**WORK TO BE COMPLETED**
Go over the records and copy every line with the string "First".

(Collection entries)

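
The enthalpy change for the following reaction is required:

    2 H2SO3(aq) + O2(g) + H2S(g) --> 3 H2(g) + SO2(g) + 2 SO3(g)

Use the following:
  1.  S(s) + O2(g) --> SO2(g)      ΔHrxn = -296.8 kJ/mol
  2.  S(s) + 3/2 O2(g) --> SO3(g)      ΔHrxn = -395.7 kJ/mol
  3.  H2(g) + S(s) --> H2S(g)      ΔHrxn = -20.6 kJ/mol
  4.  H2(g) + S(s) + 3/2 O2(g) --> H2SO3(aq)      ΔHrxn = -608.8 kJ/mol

ΔHrxn = 150.0 kJ/mol

eq. 1 as written: -296.8 kJ/mol
eq. 2 × 2: (2)·(-395.7) = -791.4 kJ/mol
eq. 3 reversed: +20.6 kJ/mol
eq. 4 reversed and × 2: (-2)·(-608.8) = +1217.6 kJ/mol
Combining the equations, ΔHrxn = (1)·(-296.8) + (2)·(-395.7) + (-1)·(-20.6) + (-2)·(-608.8) = 150.0 kJ/mol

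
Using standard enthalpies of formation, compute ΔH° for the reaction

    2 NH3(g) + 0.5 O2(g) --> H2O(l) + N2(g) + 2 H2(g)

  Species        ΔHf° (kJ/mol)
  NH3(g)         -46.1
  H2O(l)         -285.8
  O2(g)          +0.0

Products: 1·(-285.8) + 1·(+0.0) + 2·(+0.0) = -285.8
Reactants: 2·(-46.1) + 1/2·(+0.0) = -92.2
ΔH° = (-285.8) − (-92.2) = -193.6 kJ/mol

ΔH° = -193.6 kJ/mol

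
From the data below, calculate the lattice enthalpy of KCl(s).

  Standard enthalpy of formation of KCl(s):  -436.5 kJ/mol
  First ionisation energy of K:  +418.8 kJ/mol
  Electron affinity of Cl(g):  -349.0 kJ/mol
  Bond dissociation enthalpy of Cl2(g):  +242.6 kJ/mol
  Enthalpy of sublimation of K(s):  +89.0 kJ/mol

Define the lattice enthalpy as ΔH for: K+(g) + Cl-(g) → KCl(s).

U = -716.6 kJ/mol

ΔHf° = 1·ΔHsub + 1·(ΣIE) + 1/2·D(Cl2) + 1·EA + U
-436.5 = 1·(+89.0) + 1·(+418.8) + 1/2·(+242.6) + 1·(-349.0) + U
U = -436.5 − (+280.1) = -716.6 kJ/mol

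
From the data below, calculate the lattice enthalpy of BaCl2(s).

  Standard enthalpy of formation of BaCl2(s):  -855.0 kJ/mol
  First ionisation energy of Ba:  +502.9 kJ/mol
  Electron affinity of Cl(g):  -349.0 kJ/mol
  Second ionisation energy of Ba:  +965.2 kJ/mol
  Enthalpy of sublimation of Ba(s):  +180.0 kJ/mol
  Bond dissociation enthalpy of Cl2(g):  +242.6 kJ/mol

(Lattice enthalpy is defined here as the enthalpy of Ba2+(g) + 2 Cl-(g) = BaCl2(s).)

U = -2047.7 kJ/mol

ΔHf° = 1·ΔHsub + 1·(ΣIE) + 1·D(Cl2) + 2·EA + U
-855.0 = 1·(+180.0) + 1·(+1468.1) + 1·(+242.6) + 2·(-349.0) + U
U = -855.0 − (+1192.7) = -2047.7 kJ/mol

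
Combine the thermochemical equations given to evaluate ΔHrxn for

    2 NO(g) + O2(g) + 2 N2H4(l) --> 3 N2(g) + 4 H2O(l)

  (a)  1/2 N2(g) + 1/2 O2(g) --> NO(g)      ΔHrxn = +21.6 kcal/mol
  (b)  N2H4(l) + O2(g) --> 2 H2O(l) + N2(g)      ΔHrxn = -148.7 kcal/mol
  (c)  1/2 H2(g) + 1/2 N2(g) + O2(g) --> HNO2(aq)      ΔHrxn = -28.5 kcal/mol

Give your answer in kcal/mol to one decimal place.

(a) reversed and × 2 (NO(g) must end up as a reactant; ×2 to match 2 NO(g) in the target): (-2)·(+21.6) = -43.2 kcal/mol
(b) × 2 (scale by 2 for the 2 N2H4(l)): (2)·(-148.7) = -297.4 kcal/mol
(c): not needed (HNO2(aq) appears nowhere else).
Combining the equations, ΔHrxn = (-2)·(+21.6) + (2)·(-148.7) = -340.6 kcal/mol

ΔHrxn = -340.6 kcal/mol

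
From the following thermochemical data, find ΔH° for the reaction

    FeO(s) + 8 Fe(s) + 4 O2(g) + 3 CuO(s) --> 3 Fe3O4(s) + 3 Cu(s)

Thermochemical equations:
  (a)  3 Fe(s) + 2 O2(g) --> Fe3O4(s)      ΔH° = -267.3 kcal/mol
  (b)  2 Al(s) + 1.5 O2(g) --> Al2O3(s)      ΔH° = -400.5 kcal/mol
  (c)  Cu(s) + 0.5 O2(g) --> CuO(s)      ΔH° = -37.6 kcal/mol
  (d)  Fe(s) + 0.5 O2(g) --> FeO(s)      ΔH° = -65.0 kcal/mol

(a) × 3: (3)·(-267.3) = -801.9 kcal/mol
(b): not needed.
(c) reversed and × 3: (-3)·(-37.6) = +112.8 kcal/mol
(d) reversed: +65.0 kcal/mol
Summing the manipulated equations, ΔH° = (3)·(-267.3) + (-3)·(-37.6) + (-1)·(-65.0) = -624.1 kcal/mol

ΔH° = -624.1 kcal/mol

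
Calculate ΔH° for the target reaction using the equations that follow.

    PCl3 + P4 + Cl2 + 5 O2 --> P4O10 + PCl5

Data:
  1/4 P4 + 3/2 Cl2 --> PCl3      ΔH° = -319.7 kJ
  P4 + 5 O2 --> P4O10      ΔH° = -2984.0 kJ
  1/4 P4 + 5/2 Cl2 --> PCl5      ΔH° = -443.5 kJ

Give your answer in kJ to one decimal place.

equation 1 reversed (reverse to put PCl3 on the reactant side): +319.7 kJ
equation 2 as written (P4O10 already on the product side): -2984.0 kJ
equation 3 as written (PCl5 already on the product side): -443.5 kJ
By Hess's law, ΔH° = (+319.7) + (-2984.0) + (-443.5) = -3107.8 kJ

ΔH° = -3107.8 kJ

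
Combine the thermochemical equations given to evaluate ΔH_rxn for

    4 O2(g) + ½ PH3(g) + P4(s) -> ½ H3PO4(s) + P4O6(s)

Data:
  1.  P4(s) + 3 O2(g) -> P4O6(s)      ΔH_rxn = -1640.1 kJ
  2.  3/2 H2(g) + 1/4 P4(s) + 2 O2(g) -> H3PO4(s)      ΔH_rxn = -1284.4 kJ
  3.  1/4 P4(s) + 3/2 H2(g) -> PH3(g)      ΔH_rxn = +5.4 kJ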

**TASK RESPONSE**
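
  First ionisation energy of K:  +418.8 kJ/mol
  First ionisation energy of Ba:  +502.9 kJ/mol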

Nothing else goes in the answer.